__EXERCISE__
Your answer should be the lines below from the one with "Assuming the loan is held for 6" to the one with "- Loan 2: 8.75%", both included, given again exactly and with nothing added.

__PROVIDED ENTRIES__
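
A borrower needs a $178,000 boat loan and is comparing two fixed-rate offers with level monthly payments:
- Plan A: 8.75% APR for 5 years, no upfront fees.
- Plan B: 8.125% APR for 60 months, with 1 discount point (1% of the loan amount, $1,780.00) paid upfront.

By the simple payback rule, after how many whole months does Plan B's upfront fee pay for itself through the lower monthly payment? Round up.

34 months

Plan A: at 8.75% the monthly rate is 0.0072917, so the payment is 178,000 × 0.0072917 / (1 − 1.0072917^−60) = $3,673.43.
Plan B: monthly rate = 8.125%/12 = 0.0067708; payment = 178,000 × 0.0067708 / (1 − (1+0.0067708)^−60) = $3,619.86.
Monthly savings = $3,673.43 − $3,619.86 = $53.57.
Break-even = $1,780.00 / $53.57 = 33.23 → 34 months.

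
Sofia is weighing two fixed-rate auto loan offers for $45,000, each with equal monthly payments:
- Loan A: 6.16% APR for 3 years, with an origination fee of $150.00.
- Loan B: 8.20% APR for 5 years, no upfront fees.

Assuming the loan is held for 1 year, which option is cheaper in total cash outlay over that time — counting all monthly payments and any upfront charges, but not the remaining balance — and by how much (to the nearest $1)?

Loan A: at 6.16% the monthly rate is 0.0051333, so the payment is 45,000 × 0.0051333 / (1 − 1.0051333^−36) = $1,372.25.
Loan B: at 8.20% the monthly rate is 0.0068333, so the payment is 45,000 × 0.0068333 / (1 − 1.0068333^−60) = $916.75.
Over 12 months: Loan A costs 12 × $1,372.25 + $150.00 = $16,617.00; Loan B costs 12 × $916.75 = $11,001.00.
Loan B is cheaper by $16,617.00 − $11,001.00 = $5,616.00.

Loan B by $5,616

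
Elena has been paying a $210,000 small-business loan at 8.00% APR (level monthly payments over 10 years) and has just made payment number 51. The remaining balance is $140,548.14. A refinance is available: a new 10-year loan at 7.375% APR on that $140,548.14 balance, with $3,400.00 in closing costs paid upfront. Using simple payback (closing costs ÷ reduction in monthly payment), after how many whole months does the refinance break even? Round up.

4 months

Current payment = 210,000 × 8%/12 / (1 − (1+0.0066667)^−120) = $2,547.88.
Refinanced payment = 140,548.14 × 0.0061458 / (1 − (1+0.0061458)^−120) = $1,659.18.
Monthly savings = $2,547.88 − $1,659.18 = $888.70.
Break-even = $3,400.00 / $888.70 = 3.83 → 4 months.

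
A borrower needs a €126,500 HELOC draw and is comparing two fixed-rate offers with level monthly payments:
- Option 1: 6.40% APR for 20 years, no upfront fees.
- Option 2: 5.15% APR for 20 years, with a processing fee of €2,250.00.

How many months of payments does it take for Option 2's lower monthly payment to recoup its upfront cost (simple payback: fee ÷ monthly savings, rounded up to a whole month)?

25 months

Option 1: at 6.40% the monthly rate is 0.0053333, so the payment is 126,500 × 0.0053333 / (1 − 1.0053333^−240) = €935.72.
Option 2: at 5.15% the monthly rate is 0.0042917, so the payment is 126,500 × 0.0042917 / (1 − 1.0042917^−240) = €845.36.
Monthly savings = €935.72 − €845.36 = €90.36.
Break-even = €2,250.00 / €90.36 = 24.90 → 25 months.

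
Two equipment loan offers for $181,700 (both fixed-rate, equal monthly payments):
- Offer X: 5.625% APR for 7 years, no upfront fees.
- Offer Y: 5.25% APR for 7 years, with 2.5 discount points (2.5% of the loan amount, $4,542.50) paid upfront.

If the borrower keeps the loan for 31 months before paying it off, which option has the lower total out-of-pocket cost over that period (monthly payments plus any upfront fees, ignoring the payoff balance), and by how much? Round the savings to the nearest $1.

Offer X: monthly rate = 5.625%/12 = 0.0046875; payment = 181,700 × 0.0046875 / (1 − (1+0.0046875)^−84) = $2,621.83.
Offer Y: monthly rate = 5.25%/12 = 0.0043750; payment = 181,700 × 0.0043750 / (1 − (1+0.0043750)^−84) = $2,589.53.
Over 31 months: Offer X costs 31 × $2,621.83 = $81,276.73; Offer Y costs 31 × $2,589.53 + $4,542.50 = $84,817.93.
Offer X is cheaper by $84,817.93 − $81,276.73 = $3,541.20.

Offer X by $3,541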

---

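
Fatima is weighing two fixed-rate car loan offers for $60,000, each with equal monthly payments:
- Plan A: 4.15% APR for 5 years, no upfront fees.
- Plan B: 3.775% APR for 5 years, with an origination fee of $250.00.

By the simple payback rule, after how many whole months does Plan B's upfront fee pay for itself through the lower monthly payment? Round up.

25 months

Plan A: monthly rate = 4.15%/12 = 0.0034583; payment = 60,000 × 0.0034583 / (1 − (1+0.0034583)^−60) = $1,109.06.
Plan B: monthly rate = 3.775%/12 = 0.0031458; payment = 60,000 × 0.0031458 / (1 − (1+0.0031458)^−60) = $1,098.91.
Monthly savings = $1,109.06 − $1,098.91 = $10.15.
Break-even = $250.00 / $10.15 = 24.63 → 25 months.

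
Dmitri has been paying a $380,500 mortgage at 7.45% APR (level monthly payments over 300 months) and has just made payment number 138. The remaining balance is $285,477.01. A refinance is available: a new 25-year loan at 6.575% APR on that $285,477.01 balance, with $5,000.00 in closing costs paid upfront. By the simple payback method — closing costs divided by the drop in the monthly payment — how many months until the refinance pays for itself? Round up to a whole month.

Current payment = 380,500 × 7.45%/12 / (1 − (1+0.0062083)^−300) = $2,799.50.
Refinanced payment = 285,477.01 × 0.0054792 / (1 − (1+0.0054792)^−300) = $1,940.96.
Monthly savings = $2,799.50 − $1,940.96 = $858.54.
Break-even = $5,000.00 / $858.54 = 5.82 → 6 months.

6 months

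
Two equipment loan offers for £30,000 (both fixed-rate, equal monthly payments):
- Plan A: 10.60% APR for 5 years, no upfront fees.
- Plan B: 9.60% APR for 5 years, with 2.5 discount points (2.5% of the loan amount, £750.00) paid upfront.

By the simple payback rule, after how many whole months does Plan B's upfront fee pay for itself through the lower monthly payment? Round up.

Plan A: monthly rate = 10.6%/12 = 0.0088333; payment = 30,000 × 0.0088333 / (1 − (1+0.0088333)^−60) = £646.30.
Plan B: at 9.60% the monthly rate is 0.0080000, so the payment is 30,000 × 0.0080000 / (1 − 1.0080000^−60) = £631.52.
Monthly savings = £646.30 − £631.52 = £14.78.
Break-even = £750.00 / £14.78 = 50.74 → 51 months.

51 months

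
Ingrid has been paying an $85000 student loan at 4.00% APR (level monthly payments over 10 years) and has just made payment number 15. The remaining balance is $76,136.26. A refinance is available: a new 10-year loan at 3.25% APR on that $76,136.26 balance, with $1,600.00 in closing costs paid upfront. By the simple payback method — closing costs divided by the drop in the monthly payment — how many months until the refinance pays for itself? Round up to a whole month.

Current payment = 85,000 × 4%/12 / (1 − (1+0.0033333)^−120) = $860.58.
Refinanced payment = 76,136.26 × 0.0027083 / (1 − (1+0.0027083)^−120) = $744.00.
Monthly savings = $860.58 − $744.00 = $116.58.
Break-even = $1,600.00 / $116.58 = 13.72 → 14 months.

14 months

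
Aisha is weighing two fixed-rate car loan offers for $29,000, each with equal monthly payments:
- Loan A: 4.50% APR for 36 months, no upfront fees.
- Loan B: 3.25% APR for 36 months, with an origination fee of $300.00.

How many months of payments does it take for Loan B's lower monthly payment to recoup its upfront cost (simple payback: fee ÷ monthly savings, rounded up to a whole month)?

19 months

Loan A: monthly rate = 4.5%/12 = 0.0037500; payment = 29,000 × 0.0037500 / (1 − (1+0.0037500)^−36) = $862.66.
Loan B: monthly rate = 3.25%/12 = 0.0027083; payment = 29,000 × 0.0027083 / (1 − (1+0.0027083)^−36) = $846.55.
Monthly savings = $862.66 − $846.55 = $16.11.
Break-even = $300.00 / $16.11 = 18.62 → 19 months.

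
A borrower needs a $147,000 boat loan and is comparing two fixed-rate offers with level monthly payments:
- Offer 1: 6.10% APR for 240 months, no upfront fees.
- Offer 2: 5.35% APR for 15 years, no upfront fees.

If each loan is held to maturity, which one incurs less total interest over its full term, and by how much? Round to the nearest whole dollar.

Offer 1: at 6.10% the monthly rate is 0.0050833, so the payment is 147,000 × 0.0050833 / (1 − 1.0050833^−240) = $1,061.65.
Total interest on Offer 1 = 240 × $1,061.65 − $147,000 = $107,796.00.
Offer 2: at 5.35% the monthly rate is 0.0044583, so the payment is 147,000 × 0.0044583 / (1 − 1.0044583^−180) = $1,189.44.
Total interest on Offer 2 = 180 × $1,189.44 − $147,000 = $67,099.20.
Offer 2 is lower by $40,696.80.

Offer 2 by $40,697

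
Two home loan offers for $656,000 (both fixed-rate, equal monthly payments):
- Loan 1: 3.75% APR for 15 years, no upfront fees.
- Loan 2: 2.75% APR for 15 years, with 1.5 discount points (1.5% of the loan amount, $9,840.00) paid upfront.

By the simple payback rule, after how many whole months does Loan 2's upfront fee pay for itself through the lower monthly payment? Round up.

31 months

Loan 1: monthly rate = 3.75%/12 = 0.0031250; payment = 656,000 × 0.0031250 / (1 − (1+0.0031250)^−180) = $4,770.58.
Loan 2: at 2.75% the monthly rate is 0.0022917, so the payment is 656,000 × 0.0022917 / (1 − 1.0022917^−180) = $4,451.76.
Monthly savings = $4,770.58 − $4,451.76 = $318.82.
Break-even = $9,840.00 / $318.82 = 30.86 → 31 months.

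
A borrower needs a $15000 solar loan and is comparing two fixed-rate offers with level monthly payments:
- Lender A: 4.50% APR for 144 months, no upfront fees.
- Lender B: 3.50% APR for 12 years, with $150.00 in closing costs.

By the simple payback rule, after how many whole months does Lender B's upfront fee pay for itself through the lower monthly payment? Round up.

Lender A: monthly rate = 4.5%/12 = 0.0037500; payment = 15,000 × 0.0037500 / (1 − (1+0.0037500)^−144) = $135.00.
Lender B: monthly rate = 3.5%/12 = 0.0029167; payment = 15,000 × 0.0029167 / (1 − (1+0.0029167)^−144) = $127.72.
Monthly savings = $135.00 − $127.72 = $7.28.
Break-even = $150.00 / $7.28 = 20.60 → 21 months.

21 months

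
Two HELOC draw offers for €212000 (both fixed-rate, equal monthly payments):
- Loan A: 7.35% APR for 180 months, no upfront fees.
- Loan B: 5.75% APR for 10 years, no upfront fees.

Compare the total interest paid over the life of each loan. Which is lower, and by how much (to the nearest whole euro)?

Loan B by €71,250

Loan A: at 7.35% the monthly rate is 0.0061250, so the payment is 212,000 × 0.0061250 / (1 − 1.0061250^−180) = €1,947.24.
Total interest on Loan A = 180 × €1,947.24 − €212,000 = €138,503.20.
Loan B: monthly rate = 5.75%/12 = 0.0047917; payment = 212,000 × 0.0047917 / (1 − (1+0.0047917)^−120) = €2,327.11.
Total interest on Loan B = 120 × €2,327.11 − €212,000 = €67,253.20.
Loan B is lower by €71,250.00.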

==

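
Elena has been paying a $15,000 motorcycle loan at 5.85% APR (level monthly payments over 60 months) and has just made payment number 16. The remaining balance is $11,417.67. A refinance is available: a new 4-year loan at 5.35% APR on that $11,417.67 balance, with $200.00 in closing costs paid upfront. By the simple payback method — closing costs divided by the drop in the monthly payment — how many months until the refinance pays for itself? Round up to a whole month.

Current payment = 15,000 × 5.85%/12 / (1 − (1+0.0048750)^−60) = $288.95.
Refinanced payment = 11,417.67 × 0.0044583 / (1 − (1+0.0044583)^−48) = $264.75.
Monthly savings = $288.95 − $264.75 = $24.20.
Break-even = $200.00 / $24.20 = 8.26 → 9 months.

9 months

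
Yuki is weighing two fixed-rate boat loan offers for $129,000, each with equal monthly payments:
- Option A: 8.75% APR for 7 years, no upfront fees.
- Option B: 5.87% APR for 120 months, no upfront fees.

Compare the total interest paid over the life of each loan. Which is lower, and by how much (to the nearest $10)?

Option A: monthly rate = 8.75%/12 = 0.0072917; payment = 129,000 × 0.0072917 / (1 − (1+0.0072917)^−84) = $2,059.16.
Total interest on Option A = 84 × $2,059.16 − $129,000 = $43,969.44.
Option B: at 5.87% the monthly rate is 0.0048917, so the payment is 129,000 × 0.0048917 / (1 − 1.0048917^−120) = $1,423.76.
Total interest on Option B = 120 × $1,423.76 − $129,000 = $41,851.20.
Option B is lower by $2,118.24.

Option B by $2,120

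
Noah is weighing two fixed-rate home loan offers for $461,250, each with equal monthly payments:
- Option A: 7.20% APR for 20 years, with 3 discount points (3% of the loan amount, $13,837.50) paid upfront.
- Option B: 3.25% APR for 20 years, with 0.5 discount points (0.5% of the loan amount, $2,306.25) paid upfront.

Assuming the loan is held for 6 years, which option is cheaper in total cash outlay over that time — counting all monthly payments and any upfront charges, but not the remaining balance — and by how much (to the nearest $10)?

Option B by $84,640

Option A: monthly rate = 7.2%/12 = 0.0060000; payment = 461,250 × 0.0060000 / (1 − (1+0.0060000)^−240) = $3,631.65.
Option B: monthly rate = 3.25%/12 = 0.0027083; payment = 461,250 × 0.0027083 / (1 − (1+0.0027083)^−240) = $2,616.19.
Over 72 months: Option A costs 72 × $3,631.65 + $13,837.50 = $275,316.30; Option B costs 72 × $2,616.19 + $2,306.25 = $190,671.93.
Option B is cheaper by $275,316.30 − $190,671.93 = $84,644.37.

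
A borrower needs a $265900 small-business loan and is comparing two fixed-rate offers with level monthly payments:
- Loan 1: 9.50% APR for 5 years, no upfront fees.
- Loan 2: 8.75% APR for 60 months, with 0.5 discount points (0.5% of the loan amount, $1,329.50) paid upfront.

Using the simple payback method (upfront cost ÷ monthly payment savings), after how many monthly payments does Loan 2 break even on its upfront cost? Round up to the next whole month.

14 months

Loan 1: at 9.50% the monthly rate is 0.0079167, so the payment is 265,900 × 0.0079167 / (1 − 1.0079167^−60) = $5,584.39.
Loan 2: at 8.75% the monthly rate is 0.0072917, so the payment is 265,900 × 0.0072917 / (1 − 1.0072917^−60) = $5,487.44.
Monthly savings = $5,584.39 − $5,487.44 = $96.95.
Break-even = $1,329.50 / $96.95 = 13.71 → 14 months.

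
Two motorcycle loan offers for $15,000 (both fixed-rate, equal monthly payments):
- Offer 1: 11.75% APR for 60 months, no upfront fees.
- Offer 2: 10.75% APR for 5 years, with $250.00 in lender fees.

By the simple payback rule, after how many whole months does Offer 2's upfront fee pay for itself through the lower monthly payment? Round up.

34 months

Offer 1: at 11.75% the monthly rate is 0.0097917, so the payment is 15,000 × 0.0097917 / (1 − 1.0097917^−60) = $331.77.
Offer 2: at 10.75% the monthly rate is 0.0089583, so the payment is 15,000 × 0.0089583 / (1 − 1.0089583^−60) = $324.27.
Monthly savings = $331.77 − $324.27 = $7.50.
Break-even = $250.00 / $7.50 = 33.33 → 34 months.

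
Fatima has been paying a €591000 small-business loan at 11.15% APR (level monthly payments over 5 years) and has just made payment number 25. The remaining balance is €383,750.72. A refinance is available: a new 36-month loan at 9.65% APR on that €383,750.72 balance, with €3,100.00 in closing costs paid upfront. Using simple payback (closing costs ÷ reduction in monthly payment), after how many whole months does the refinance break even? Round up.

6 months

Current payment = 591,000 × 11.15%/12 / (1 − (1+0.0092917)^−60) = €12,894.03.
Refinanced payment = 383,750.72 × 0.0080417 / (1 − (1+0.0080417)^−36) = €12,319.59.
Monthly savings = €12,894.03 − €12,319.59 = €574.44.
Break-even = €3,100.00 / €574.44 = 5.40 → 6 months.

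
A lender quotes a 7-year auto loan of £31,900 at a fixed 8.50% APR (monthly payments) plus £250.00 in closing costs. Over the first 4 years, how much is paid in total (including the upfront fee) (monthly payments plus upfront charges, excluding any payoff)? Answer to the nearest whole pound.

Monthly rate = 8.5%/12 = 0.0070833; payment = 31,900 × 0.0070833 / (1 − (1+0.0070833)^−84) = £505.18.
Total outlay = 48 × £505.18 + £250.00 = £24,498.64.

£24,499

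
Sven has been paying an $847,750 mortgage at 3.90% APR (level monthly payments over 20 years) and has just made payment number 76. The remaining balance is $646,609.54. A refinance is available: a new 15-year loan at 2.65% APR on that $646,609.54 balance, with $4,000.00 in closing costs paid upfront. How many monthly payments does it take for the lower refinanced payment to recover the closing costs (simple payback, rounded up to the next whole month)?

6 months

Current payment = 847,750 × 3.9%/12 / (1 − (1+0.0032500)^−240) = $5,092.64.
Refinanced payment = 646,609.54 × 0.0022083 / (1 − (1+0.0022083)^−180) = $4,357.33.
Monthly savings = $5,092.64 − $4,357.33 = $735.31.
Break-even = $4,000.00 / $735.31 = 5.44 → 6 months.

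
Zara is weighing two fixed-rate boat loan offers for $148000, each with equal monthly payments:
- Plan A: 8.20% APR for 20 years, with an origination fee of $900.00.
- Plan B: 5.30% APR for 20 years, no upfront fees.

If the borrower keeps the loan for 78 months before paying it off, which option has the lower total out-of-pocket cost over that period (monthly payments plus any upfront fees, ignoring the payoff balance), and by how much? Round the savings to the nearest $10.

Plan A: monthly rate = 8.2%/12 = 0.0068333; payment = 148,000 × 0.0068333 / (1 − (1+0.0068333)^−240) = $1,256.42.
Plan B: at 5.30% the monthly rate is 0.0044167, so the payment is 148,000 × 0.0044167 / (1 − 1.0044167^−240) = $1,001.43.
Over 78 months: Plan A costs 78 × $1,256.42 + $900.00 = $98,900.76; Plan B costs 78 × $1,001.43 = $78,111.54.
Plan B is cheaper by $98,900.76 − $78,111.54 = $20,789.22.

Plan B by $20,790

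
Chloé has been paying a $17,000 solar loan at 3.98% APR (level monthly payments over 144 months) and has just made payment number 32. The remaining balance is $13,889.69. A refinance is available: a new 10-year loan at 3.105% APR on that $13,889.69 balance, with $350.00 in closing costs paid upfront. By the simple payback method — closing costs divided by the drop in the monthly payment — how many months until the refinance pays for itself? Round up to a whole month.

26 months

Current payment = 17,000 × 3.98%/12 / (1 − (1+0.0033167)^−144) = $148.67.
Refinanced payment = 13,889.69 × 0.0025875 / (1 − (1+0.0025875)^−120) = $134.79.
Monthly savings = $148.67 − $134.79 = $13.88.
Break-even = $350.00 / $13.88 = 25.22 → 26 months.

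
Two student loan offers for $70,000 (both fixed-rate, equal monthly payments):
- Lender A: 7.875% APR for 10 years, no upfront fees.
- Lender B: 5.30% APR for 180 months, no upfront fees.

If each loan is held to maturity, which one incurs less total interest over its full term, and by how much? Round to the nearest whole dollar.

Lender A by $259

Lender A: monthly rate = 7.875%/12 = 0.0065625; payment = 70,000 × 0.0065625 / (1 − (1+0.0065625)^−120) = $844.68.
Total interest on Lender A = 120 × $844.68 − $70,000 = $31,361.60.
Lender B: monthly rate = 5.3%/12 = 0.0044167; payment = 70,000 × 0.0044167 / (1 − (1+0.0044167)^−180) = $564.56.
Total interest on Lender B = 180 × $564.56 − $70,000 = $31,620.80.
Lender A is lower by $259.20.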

__SOLUTION FOR THIS EXERCISE__
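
Assuming the loan is held for 6 years, which option is cheaper in total cash outlay over that time — counting all monthly payments and any upfront charges, but not the remaining balance — and by how much (to the nearest $10)?

Option B by $84,640

Option A: monthly rate = 7.2%/12 = 0.0060000; payment = 461,250 × 0.0060000 / (1 − (1+0.0060000)^−240) = $3,631.65.
Option B: monthly rate = 3.25%/12 = 0.0027083; payment = 461,250 × 0.0027083 / (1 − (1+0.0027083)^−240) = $2,616.19.
Over 72 months: Option A costs 72 × $3,631.65 + $13,837.50 = $275,316.30; Option B costs 72 × $2,616.19 + $2,306.25 = $190,671.93.
Option B is cheaper by $275,316.30 − $190,671.93 = $84,644.37.

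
A borrower needs a $265900 small-business loan and is comparing two fixed-rate offers with level monthly payments:
- Loan 1: 9.50% APR for 5 years, no upfront fees.
- Loan 2: 8.75% APR for 60 months, with 0.5 discount points (0.5% of the loan amount, $1,329.50) paid upfront.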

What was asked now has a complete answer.